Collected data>
- Opening Delimiter -

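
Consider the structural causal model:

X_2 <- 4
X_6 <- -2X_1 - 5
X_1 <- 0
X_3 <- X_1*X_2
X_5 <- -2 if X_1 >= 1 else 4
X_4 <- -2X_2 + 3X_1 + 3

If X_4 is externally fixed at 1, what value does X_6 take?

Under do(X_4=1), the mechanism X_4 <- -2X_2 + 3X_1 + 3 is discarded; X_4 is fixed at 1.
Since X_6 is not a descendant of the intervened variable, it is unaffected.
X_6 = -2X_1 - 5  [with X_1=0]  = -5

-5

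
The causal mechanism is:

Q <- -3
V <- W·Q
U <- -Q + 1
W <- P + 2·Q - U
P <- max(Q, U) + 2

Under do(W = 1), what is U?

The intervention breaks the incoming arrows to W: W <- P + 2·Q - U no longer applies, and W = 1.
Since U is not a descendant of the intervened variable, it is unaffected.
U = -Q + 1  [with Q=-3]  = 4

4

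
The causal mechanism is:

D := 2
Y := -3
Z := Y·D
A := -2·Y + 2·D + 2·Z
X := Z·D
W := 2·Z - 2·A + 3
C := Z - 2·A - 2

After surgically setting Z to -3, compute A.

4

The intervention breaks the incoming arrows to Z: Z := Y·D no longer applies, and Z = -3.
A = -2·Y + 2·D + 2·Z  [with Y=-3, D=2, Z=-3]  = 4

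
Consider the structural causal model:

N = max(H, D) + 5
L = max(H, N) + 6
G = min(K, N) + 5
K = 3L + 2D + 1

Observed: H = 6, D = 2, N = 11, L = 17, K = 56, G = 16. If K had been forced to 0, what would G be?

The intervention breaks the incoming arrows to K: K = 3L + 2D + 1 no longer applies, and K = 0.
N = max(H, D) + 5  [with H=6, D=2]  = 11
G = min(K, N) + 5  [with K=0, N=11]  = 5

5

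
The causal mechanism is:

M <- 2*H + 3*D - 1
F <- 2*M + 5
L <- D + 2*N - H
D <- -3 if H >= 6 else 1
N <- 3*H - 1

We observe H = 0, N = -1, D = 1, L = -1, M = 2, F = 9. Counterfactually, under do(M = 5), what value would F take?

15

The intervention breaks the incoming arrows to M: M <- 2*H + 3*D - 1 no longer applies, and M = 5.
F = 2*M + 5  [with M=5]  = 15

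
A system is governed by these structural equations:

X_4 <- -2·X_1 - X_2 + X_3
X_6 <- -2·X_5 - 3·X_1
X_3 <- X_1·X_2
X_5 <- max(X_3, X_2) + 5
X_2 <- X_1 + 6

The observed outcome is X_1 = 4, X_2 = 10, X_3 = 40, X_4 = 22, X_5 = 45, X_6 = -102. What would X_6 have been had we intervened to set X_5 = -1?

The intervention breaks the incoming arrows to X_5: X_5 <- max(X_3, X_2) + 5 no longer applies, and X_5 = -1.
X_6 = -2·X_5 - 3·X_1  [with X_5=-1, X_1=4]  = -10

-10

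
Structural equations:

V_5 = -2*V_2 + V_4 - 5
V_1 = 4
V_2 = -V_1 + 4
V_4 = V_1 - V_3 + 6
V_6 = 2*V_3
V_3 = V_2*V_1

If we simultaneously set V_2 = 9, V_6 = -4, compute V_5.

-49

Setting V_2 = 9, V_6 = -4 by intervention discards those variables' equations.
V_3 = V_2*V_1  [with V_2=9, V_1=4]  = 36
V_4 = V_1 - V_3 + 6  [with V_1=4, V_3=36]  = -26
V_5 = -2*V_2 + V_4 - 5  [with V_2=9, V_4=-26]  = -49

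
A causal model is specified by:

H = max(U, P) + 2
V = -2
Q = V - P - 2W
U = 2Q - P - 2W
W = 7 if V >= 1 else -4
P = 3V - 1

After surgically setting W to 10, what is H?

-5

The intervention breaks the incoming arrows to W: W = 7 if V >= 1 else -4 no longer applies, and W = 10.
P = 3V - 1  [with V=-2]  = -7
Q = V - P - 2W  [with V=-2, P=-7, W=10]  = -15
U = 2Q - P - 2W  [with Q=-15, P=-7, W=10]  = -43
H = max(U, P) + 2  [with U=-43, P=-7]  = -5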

- Closing Delimiter -
- Opening Delimiter -

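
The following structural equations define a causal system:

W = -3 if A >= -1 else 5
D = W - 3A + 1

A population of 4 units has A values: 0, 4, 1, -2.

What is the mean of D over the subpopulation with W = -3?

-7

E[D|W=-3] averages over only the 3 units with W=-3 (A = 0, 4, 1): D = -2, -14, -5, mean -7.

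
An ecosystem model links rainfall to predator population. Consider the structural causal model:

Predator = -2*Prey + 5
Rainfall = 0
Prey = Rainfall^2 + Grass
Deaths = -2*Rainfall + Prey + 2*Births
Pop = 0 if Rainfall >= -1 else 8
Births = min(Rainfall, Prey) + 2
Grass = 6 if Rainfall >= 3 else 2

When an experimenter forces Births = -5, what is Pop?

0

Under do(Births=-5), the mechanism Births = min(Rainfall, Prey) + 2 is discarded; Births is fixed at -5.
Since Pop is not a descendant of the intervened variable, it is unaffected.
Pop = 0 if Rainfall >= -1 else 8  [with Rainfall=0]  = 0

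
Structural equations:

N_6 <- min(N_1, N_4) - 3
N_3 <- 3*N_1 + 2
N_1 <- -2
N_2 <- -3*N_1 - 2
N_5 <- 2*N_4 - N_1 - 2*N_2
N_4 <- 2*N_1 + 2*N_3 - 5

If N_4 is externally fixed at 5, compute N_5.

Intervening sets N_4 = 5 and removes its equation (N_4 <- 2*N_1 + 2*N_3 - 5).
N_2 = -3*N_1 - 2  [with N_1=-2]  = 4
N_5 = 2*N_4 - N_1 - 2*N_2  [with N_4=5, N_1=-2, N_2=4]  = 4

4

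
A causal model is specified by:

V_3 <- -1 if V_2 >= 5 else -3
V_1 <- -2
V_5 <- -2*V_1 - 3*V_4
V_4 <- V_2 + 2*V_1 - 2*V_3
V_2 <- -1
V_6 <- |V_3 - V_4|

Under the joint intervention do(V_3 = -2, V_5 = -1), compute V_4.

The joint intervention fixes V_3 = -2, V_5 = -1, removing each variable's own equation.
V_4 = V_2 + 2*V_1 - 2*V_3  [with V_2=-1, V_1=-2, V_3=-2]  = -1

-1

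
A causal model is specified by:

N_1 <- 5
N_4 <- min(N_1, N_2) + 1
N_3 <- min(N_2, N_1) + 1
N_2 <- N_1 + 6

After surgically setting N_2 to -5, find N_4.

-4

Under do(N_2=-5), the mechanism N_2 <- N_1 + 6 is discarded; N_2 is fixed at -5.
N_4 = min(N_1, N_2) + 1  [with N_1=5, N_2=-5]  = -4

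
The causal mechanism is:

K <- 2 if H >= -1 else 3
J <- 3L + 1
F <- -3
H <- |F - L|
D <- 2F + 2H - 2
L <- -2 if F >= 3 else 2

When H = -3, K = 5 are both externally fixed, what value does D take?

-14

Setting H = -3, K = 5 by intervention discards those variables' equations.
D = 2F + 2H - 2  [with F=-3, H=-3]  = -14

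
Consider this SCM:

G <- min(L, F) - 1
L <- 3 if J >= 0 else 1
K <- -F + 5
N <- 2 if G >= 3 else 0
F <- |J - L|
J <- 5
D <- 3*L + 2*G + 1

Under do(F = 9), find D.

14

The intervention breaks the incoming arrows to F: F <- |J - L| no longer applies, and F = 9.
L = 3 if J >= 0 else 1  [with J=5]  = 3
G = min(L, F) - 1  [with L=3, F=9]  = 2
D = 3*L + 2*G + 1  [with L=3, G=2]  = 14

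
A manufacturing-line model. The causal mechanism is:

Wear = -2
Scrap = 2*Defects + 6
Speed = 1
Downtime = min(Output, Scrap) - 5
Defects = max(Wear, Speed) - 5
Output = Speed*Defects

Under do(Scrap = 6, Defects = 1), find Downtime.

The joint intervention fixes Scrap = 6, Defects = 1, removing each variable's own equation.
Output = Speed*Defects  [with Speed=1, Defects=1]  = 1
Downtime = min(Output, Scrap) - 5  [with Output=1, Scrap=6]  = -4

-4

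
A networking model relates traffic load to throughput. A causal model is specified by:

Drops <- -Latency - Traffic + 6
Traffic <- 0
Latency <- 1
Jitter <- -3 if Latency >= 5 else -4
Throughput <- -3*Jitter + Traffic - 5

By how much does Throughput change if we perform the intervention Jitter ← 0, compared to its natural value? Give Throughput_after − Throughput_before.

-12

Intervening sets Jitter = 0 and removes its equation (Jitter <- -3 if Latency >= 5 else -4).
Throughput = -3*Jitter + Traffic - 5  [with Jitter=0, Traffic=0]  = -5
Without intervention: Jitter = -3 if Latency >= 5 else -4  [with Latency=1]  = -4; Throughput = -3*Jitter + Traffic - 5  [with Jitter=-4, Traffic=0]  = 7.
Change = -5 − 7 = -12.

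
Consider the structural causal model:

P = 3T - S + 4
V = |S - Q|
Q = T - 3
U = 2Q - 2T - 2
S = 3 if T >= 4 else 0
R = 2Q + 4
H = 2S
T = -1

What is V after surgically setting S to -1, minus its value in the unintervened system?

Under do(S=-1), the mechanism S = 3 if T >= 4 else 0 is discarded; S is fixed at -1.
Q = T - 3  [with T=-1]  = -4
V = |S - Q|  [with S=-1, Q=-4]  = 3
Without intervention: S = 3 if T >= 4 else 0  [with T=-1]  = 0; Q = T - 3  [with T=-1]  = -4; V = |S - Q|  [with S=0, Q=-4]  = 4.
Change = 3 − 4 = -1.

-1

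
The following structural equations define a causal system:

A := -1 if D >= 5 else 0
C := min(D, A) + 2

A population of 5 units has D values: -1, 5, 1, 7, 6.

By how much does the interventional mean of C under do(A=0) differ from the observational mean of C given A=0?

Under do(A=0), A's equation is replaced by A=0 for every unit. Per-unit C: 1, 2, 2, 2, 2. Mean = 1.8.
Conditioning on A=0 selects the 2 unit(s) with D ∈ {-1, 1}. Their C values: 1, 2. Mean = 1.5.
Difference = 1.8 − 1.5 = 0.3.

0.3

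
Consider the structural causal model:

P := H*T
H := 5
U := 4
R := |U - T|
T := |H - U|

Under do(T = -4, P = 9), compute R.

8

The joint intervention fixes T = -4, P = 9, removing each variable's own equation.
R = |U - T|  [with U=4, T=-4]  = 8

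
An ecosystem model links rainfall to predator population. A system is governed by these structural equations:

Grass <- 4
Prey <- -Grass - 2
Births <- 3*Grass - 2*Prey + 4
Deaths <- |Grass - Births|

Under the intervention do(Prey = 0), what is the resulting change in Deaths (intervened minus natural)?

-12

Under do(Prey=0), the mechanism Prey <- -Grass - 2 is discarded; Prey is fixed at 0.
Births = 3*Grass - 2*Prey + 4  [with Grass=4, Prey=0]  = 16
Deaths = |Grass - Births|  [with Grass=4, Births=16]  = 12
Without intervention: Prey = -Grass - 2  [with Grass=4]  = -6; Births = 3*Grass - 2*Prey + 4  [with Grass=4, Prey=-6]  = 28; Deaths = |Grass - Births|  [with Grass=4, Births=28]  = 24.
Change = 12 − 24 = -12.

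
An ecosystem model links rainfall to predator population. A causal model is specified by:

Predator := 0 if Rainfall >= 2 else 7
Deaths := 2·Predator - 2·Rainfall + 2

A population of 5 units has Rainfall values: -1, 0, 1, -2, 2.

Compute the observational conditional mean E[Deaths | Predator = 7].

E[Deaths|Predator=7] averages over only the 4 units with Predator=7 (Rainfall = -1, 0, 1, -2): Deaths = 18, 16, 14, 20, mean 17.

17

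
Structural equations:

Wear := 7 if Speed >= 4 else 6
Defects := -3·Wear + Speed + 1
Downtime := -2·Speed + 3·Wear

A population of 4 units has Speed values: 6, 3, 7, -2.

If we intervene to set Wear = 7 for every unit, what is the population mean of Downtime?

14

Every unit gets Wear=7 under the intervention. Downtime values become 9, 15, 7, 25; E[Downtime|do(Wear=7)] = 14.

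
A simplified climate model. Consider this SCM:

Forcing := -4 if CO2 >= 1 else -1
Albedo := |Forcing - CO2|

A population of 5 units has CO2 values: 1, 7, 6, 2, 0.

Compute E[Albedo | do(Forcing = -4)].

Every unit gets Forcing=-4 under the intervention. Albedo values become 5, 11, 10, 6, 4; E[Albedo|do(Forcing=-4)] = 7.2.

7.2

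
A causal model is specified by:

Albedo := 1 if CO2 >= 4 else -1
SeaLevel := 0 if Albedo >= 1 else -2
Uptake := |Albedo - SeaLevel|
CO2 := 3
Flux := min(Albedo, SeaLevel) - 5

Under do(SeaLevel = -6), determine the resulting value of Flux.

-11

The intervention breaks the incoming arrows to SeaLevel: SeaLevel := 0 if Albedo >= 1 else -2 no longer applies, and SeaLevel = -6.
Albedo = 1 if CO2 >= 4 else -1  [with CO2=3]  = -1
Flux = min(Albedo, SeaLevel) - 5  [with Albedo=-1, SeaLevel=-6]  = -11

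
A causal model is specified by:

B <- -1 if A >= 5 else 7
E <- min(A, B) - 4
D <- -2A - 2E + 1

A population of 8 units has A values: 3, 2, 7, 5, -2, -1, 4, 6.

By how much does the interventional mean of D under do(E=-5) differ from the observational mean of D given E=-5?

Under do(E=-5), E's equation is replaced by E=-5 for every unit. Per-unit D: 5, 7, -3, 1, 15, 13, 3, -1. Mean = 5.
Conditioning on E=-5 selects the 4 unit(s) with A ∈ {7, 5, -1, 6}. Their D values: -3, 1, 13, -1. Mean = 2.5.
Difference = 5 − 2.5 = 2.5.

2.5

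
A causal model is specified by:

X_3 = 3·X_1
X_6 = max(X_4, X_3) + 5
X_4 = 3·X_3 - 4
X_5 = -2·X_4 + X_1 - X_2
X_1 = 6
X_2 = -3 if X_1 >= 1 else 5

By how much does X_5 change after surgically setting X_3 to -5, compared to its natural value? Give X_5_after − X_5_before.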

- Closing Delimiter -

EXERCISE DESCRIPTION> The answer is each line from the entries above in which the word "governed" occurs.

OUTPUT OF THE TASK>
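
A system is governed by these structural equations:
An ecosystem model links rainfall to predator population. A system is governed by these structural equations: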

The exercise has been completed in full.